### Task
The data below should be duplicated in full, unchanged.

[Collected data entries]
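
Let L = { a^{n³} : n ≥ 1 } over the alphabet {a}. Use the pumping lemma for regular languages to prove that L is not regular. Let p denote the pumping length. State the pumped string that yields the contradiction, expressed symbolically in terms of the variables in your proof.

a^{p³+k}

Assume L is regular. Let p be the pumping length given by the pumping lemma.
Take w = a^{p³} ∈ L with |w| = p³ ≥ p.
The pumping lemma gives a decomposition w = xyz where |xy| ≤ p and y is nonempty.
Then y = a^k for some k with 1 ≤ k ≤ p.
Pump with i = 2: xy^2z = a^{p³+k}. Since 1 ≤ k ≤ p, p³ < p³+k ≤ p³+p < p³+3p²+3p+1 = (p+1)³, so p³+k is not a perfect cube. So xy^2z ∉ L.
This contradicts the pumping lemma, so L is not regular.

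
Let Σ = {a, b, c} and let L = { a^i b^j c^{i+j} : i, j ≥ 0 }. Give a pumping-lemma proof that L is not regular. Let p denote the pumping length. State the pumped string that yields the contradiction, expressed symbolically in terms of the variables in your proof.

Suppose for contradiction that L is regular, and let p be the pumping length.
Take w = a^p b^p c^{2p} ∈ L (with i=j=p, i+j=2p), |w| = 4p ≥ p.
By the pumping lemma, w = xyz with |xy| ≤ p and y is nonempty.
The first p characters of w are a's, so xy (and hence y) consists only of a's. Write y = a^k, 1 ≤ k ≤ p.
Consider xy^2z = a^{p+k} b^p c^{2p}. Now the a- and b-counts sum to 2p+k, but the c-count is 2p ≠ 2p+k. So xy^2z ∉ L.
This is a contradiction; hence L is not regular.

a^{p+k} b^p c^{2p}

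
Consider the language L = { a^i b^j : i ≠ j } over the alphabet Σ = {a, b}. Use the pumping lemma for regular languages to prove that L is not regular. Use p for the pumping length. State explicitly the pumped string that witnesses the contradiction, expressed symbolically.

Suppose for contradiction that L is regular, and let p be the pumping length.
Choose w = a^p b^{p+p!}. Since p ≠ p+p!, w ∈ L; and |w| ≥ p.
By the pumping lemma, w = xyz with |xy| ≤ p and |y| ≥ 1.
Since the first p symbols of w are all a's and |xy| ≤ p, y lies entirely in the leading a-block: y = a^k for some k with 1 ≤ k ≤ p.
Since 1 ≤ k ≤ p, k divides p!; set t = 1 + p!/k. Then xy^t z has p + (p!/k)·k = p + p! copies of a. Now the a-count equals the b-count, so i ≠ j fails. So xy^t z = a^{p+p!} b^{p+p!} ∉ L.
Contradiction. Therefore L is not regular.

a^{p+p!} b^{p+p!}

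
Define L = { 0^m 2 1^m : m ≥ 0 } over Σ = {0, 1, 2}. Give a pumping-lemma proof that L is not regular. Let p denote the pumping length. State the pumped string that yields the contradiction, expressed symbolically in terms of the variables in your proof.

Toward a contradiction, assume L is regular with pumping length p.
Take w = 0^p 2 1^p ∈ L with |w| = 2p+1 ≥ p.
The pumping lemma gives a decomposition w = xyz where |xy| ≤ p and |y| > 0.
Since the first p symbols of w are all 0's and |xy| ≤ p, y lies entirely in the leading 0-block: y = 0^k for some k with 1 ≤ k ≤ p.
Pump with i = 2: xy^2z = 0^{p+k} 2 1^p, which would require p+k = p. But k ≥ 1, so xy^2z ∉ L.
Contradiction. Therefore L is not regular.

0^{p+k} 2 1^p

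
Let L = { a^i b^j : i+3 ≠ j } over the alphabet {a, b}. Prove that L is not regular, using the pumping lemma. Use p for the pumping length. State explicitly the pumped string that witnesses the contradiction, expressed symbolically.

a^{p+p!} b^{p+p!+3}

Toward a contradiction, assume L is regular with pumping length p.
Choose w = a^p b^{p+p!+3}. Since p ≠ (p+p!+3)-3 = p+p!, w ∈ L; and |w| ≥ p.
The pumping lemma gives a decomposition w = xyz where |xy| ≤ p and |y| > 0.
Because |xy| ≤ p and w begins with p copies of a, we have y = a^k with 1 ≤ k ≤ p.
Since 1 ≤ k ≤ p, k divides p!; set t = 1 + p!/k. Then xy^t z has p + (p!/k)·k = p + p! copies of a. Now the a-count is p+p! and (b-count)-3 = (p+p!+3)-3 = p+p!, so i+3 ≠ j fails. So xy^t z = a^{p+p!} b^{p+p!+3} ∉ L.
This contradicts the pumping lemma, so L is not regular.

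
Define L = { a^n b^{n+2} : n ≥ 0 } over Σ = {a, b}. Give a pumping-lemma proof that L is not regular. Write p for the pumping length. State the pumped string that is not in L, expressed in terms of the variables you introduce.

a^{p+k} b^{p+2}

Assume L is regular; let p be its pumping constant.
Choose w = a^p b^{p+2}, which is in L with |w| = 2p+2 ≥ p.
By the pumping lemma, w = xyz with |xy| ≤ p and |y| ≥ 1.
Since the first p symbols of w are all a's and |xy| ≤ p, y lies entirely in the leading a-block: y = a^k for some k with 1 ≤ k ≤ p.
Pump with i = 2: xy^2z = a^{p+k} b^{p+2}. For this to lie in L we would need p+2 = (p+k)+2, which forces k = 0. But k ≥ 1, so xy^2z ∉ L.
This is a contradiction; hence L is not regular.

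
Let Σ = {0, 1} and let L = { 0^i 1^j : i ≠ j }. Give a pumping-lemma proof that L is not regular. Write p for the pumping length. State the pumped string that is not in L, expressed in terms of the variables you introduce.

Toward a contradiction, assume L is regular with pumping length p.
Choose w = 0^p 1^{p+p!}. Since p ≠ p+p!, w ∈ L; and |w| ≥ p.
The pumping lemma gives a decomposition w = xyz where |xy| ≤ p and y is nonempty.
Because |xy| ≤ p and w begins with p copies of 0, we have y = 0^k with 1 ≤ k ≤ p.
Since 1 ≤ k ≤ p, k divides p!; set t = 1 + p!/k. Then xy^t z has p + (p!/k)·k = p + p! copies of 0. Now the 0-count equals the 1-count, so i ≠ j fails. So xy^t z = 0^{p+p!} 1^{p+p!} ∉ L.
This is a contradiction; hence L is not regular.

0^{p+p!} 1^{p+p!}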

### Task answer
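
Let L = { a^{n³} : n ≥ 1 } over the alphabet {a}. Use the pumping lemma for regular languages to prove that L is not regular. Let p denote the pumping length. State the pumped string that yields the contradiction, expressed symbolically in terms of the variables in your proof.

a^{p³+k}

Assume L is regular. Let p be the pumping length given by the pumping lemma.
Take w = a^{p³} ∈ L with |w| = p³ ≥ p.
The pumping lemma gives a decomposition w = xyz where |xy| ≤ p and y is nonempty.
Then y = a^k for some k with 1 ≤ k ≤ p.
Pump with i = 2: xy^2z = a^{p³+k}. Since 1 ≤ k ≤ p, p³ < p³+k ≤ p³+p < p³+3p²+3p+1 = (p+1)³, so p³+k is not a perfect cube. So xy^2z ∉ L.
This contradicts the pumping lemma, so L is not regular.

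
Let Σ = {a, b, c} and let L = { a^i b^j c^{i+j} : i, j ≥ 0 }. Give a pumping-lemma proof that L is not regular. Let p denote the pumping length. State the pumped string that yields the contradiction, expressed symbolically in terms of the variables in your proof.

Suppose for contradiction that L is regular, and let p be the pumping length.
Take w = a^p b^p c^{2p} ∈ L (with i=j=p, i+j=2p), |w| = 4p ≥ p.
By the pumping lemma, w = xyz with |xy| ≤ p and y is nonempty.
The first p characters of w are a's, so xy (and hence y) consists only of a's. Write y = a^k, 1 ≤ k ≤ p.
Consider xy^2z = a^{p+k} b^p c^{2p}. Now the a- and b-counts sum to 2p+k, but the c-count is 2p ≠ 2p+k. So xy^2z ∉ L.
This is a contradiction; hence L is not regular.

a^{p+k} b^p c^{2p}

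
Consider the language L = { a^i b^j : i ≠ j } over the alphabet Σ = {a, b}. Use the pumping lemma for regular languages to prove that L is not regular. Use p for the pumping length. State explicitly the pumped string that witnesses the contradiction, expressed symbolically.

Suppose for contradiction that L is regular, and let p be the pumping length.
Choose w = a^p b^{p+p!}. Since p ≠ p+p!, w ∈ L; and |w| ≥ p.
By the pumping lemma, w = xyz with |xy| ≤ p and |y| ≥ 1.
Since the first p symbols of w are all a's and |xy| ≤ p, y lies entirely in the leading a-block: y = a^k for some k with 1 ≤ k ≤ p.
Since 1 ≤ k ≤ p, k divides p!; set t = 1 + p!/k. Then xy^t z has p + (p!/k)·k = p + p! copies of a. Now the a-count equals the b-count, so i ≠ j fails. So xy^t z = a^{p+p!} b^{p+p!} ∉ L.
Contradiction. Therefore L is not regular.

a^{p+p!} b^{p+p!}

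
Define L = { 0^m 2 1^m : m ≥ 0 } over Σ = {0, 1, 2}. Give a pumping-lemma proof that L is not regular. Let p denote the pumping length. State the pumped string that yields the contradiction, expressed symbolically in terms of the variables in your proof.

Toward a contradiction, assume L is regular with pumping length p.
Take w = 0^p 2 1^p ∈ L with |w| = 2p+1 ≥ p.
The pumping lemma gives a decomposition w = xyz where |xy| ≤ p and |y| > 0.
Since the first p symbols of w are all 0's and |xy| ≤ p, y lies entirely in the leading 0-block: y = 0^k for some k with 1 ≤ k ≤ p.
Pump with i = 2: xy^2z = 0^{p+k} 2 1^p, which would require p+k = p. But k ≥ 1, so xy^2z ∉ L.
Contradiction. Therefore L is not regular.

0^{p+k} 2 1^p

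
Let L = { a^i b^j : i+3 ≠ j } over the alphabet {a, b}. Prove that L is not regular, using the pumping lemma. Use p for the pumping length. State explicitly the pumped string that witnesses the contradiction, expressed symbolically.

a^{p+p!} b^{p+p!+3}

Toward a contradiction, assume L is regular with pumping length p.
Choose w = a^p b^{p+p!+3}. Since p ≠ (p+p!+3)-3 = p+p!, w ∈ L; and |w| ≥ p.
The pumping lemma gives a decomposition w = xyz where |xy| ≤ p and |y| > 0.
Because |xy| ≤ p and w begins with p copies of a, we have y = a^k with 1 ≤ k ≤ p.
Since 1 ≤ k ≤ p, k divides p!; set t = 1 + p!/k. Then xy^t z has p + (p!/k)·k = p + p! copies of a. Now the a-count is p+p! and (b-count)-3 = (p+p!+3)-3 = p+p!, so i+3 ≠ j fails. So xy^t z = a^{p+p!} b^{p+p!+3} ∉ L.
This contradicts the pumping lemma, so L is not regular.

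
Define L = { a^n b^{n+2} : n ≥ 0 } over Σ = {a, b}. Give a pumping-lemma proof that L is not regular. Write p for the pumping length. State the pumped string that is not in L, expressed in terms of the variables you introduce.

a^{p+k} b^{p+2}

Assume L is regular; let p be its pumping constant.
Choose w = a^p b^{p+2}, which is in L with |w| = 2p+2 ≥ p.
By the pumping lemma, w = xyz with |xy| ≤ p and |y| ≥ 1.
Since the first p symbols of w are all a's and |xy| ≤ p, y lies entirely in the leading a-block: y = a^k for some k with 1 ≤ k ≤ p.
Pump with i = 2: xy^2z = a^{p+k} b^{p+2}. For this to lie in L we would need p+2 = (p+k)+2, which forces k = 0. But k ≥ 1, so xy^2z ∉ L.
This is a contradiction; hence L is not regular.

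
Let Σ = {0, 1} and let L = { 0^i 1^j : i ≠ j }. Give a pumping-lemma proof that L is not regular. Write p for the pumping length. State the pumped string that is not in L, expressed in terms of the variables you introduce.

Toward a contradiction, assume L is regular with pumping length p.
Choose w = 0^p 1^{p+p!}. Since p ≠ p+p!, w ∈ L; and |w| ≥ p.
The pumping lemma gives a decomposition w = xyz where |xy| ≤ p and y is nonempty.
Because |xy| ≤ p and w begins with p copies of 0, we have y = 0^k with 1 ≤ k ≤ p.
Since 1 ≤ k ≤ p, k divides p!; set t = 1 + p!/k. Then xy^t z has p + (p!/k)·k = p + p! copies of 0. Now the 0-count equals the 1-count, so i ≠ j fails. So xy^t z = 0^{p+p!} 1^{p+p!} ∉ L.
This is a contradiction; hence L is not regular.

0^{p+p!} 1^{p+p!}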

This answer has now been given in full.